» Work required
Please repeat, from the entries that follow, the lines from the one containing "D2: braid word on 5 strands: σ1" through the one containing "D4: braid word" exactly, adding nothing.

» Information provided

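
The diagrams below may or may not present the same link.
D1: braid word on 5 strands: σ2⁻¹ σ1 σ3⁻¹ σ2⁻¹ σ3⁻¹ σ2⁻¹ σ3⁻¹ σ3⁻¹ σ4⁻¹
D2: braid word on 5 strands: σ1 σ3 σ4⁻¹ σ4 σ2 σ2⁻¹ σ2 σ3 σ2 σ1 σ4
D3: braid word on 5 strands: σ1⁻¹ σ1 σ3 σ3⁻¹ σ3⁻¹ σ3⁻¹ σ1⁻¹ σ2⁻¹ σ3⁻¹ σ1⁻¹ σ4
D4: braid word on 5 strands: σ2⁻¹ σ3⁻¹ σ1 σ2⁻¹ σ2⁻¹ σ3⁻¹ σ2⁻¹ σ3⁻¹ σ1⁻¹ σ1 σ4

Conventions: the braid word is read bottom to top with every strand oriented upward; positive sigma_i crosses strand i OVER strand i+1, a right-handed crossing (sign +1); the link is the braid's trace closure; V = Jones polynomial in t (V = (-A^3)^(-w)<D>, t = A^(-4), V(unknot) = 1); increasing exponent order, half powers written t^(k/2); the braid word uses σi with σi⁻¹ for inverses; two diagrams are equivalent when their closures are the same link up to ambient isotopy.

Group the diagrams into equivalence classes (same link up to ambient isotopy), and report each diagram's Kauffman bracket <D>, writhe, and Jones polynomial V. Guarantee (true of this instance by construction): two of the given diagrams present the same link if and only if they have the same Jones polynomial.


classes: {D1, D4} | {D2} | {D3}
V(D1) = t^(-15/2) - t^(-13/2) - t^(-9/2) - t^(-5/2)  [9 crossings, <D> = A^-11 + A^-3 + A^5 - A^9, w = -7]
V(D2) = -t^(3/2) - 2t^(7/2) + t^(9/2) - t^(11/2) + t^(13/2)  (w +7, c 11, <D> = -A^-5 + A^-1 - A^3 + 2A^7 + A^15)
V(D3) = t^(-13/2) - t^(-11/2) + t^(-9/2) - 2t^(-7/2) - t^(-3/2)  [11 crossings, <D> = A^-9 + 2A^-1 - A^3 + A^7 - A^11, w = -5]
D4 (bracket A^-5 + A^3 + A^11 - A^15; 11 crossings at w = -5): V = t^(-15/2) - t^(-13/2) - t^(-9/2) - t^(-5/2)
insight: comparing 4 Jones polynomials yields 3 groups


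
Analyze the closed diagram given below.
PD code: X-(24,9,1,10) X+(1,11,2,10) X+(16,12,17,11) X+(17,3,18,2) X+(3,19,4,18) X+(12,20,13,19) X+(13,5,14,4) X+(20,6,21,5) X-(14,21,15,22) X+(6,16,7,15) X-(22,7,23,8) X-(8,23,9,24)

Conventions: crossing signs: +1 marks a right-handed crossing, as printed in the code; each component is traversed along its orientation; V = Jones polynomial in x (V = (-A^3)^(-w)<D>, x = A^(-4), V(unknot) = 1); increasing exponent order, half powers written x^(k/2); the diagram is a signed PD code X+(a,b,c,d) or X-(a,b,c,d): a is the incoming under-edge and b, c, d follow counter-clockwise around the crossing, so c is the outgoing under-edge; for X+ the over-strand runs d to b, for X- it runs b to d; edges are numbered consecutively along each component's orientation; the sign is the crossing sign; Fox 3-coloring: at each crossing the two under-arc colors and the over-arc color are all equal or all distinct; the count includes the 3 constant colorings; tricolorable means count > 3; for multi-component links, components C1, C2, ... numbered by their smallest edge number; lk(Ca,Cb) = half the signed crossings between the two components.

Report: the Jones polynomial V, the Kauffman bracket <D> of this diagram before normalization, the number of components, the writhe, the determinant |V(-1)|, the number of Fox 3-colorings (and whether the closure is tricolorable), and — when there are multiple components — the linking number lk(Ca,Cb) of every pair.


V = 2x - 2x^2 + 3x^3 - 3x^4 + 2x^5 - 2x^6 + x^7
<D> = A^-16 - 2A^-12 + 2A^-8 - 3A^-4 + 3 - 2A^4 + 2A^8 (w = +4)
1 component over 12 crossings, w = +4
9 Fox colorings among 3^12, |V(-1)| = 15: tricolorable
why: |V(-1)| = 15: so tricolorable, since 3 divides 15


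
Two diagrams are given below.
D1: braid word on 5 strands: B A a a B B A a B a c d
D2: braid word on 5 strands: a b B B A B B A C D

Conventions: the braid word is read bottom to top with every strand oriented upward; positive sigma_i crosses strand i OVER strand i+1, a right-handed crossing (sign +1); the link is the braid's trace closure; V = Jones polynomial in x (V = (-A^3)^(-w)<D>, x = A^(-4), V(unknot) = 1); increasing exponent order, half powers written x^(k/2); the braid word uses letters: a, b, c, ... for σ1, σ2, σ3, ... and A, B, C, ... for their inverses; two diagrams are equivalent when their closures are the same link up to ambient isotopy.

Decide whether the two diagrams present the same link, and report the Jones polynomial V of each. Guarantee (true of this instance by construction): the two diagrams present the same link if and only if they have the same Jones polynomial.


equivalent: no
V(D1) = x^-5 - 2x^-4 + 2x^-3 - 2x^-2 + 2x^-1 - 1 + x  (w 0, c 12, <D> = A^-4 - 1 + 2A^4 - 2A^8 + 2A^12 - 2A^16 + A^20)
V(D2) = -x^-4 + x^-3 + x^-1  [10 crossings, <D> = A^-14 + A^-6 - A^-2, w = -6]
key observation: comparing 2 Jones polynomials yields 2 groups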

» Answer below
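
D2: braid word on 5 strands: σ1 σ3 σ4⁻¹ σ4 σ2 σ2⁻¹ σ2 σ3 σ2 σ1 σ4
D3: braid word on 5 strands: σ1⁻¹ σ1 σ3 σ3⁻¹ σ3⁻¹ σ3⁻¹ σ1⁻¹ σ2⁻¹ σ3⁻¹ σ1⁻¹ σ4
D4: braid word on 5 strands: σ2⁻¹ σ3⁻¹ σ1 σ2⁻¹ σ2⁻¹ σ3⁻¹ σ2⁻¹ σ3⁻¹ σ1⁻¹ σ1 σ4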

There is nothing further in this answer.